Find every line in the records below that holds the word "Conway" and copy it.

--------------------------------------------------

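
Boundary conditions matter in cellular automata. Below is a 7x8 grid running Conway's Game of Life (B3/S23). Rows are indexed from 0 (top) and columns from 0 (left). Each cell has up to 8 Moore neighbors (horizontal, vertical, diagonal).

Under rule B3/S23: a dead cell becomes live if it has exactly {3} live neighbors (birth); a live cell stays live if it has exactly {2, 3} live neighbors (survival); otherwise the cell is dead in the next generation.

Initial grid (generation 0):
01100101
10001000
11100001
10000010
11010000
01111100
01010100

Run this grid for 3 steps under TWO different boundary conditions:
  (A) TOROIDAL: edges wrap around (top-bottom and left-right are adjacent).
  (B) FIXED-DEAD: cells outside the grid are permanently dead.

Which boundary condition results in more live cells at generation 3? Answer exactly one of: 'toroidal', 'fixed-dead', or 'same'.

Answer: toroidal

Derivation:
Under TOROIDAL boundary, generation 3:
00100000
00110010
00001100
00000000
00000100
00001110
00110100
Population = 13

Under FIXED-DEAD boundary, generation 3:
00000000
00000000
00000000
00000000
00000100
00011100
00000100
Population = 5

Comparison: toroidal=13, fixed-dead=5 -> toroidal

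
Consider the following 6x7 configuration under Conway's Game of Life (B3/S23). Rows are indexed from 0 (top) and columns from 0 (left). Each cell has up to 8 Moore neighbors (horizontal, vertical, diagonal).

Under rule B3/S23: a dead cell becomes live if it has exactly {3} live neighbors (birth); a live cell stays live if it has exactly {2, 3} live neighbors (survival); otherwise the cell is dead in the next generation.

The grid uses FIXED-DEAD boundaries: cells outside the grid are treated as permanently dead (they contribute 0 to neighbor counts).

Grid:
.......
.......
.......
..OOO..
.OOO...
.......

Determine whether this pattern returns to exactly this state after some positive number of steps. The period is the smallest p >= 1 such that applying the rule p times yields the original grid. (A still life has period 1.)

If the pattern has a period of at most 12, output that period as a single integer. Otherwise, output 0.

Simulating and comparing each generation to the original:
Gen 0 (original, given above): 6 live cells
Gen 1: 6 live cells, differs from original
Gen 2: 6 live cells, MATCHES original -> period = 2

Answer: 2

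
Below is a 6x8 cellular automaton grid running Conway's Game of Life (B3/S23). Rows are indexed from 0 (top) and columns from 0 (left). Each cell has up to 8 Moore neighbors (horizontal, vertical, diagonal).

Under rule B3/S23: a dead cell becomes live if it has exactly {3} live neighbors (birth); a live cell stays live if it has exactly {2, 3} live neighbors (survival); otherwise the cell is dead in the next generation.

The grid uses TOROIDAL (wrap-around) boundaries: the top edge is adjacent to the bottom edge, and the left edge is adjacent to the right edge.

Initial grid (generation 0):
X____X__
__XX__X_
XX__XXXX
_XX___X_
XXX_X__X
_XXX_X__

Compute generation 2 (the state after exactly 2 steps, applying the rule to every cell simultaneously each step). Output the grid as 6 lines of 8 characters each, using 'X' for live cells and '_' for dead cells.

Simulating step by step:
Generation 0 (given above): 23 live cells
Generation 1: 15 live cells
_____XX_
__XX____
X___X___
____X___
____XXXX
___X_XXX
Generation 2: 14 live cells
(generation 2 grid is the final answer)

Answer: __XX_X_X
___XXX__
____X___
___XX_XX
___X___X
________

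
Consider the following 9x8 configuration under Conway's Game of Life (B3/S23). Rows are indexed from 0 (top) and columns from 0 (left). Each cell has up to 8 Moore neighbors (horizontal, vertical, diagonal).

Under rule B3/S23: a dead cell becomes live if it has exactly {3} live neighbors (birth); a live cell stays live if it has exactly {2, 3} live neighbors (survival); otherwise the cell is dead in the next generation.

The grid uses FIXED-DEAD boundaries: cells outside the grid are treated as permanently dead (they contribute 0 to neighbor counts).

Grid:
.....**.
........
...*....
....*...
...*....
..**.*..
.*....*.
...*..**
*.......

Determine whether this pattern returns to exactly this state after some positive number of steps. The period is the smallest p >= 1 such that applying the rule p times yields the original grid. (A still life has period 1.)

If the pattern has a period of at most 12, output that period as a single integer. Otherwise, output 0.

Simulating and comparing each generation to the original:
Gen 0 (original, given above): 14 live cells
Gen 1: 14 live cells, differs from original
Gen 2: 8 live cells, differs from original
Gen 3: 5 live cells, differs from original
Gen 4: 3 live cells, differs from original
Gen 5: 3 live cells, differs from original
Gen 6: 3 live cells, differs from original
Gen 7: 3 live cells, differs from original
Gen 8: 3 live cells, differs from original
Gen 9: 3 live cells, differs from original
Gen 10: 3 live cells, differs from original
Gen 11: 3 live cells, differs from original
Gen 12: 3 live cells, differs from original
No period found within 12 steps.

Answer: 0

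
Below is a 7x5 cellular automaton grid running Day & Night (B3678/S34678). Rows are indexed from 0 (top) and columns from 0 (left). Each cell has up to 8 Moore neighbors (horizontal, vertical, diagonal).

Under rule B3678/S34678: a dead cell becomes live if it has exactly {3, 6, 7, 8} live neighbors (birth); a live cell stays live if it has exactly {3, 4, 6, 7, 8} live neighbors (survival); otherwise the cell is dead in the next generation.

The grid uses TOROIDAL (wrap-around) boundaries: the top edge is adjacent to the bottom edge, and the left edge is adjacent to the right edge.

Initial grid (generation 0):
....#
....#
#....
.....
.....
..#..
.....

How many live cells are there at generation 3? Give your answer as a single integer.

Simulating step by step:
Generation 0 (given above): 4 live cells
Generation 1: 1 live cells
.....
#....
.....
.....
.....
.....
.....
Generation 2: 0 live cells
.....
.....
.....
.....
.....
.....
.....
Generation 3: 0 live cells
.....
.....
.....
.....
.....
.....
.....
Population at generation 3: 0

Answer: 0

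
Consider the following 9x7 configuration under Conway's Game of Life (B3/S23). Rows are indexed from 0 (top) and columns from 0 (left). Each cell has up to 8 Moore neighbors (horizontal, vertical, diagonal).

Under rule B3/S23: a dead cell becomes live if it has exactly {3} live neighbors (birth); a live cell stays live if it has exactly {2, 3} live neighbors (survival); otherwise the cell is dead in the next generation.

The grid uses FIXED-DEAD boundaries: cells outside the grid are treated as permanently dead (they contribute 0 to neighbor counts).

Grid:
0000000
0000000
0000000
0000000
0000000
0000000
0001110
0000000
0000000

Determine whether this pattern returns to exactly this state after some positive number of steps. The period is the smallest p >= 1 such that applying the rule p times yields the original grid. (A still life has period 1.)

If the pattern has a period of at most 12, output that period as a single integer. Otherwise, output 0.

Answer: 2

Derivation:
Simulating and comparing each generation to the original:
Gen 0 (original, given above): 3 live cells
Gen 1: 3 live cells, differs from original
Gen 2: 3 live cells, MATCHES original -> period = 2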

--------------------------------------------------

▸ **ANSWER AREA**:
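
Boundary conditions matter in cellular automata. Below is a 7x8 grid running Conway's Game of Life (B3/S23). Rows are indexed from 0 (top) and columns from 0 (left). Each cell has up to 8 Moore neighbors (horizontal, vertical, diagonal).
Consider the following 6x7 configuration under Conway's Game of Life (B3/S23). Rows are indexed from 0 (top) and columns from 0 (left). Each cell has up to 8 Moore neighbors (horizontal, vertical, diagonal).
Below is a 6x8 cellular automaton grid running Conway's Game of Life (B3/S23). Rows are indexed from 0 (top) and columns from 0 (left). Each cell has up to 8 Moore neighbors (horizontal, vertical, diagonal).
Consider the following 9x8 configuration under Conway's Game of Life (B3/S23). Rows are indexed from 0 (top) and columns from 0 (left). Each cell has up to 8 Moore neighbors (horizontal, vertical, diagonal).
Consider the following 9x7 configuration under Conway's Game of Life (B3/S23). Rows are indexed from 0 (top) and columns from 0 (left). Each cell has up to 8 Moore neighbors (horizontal, vertical, diagonal).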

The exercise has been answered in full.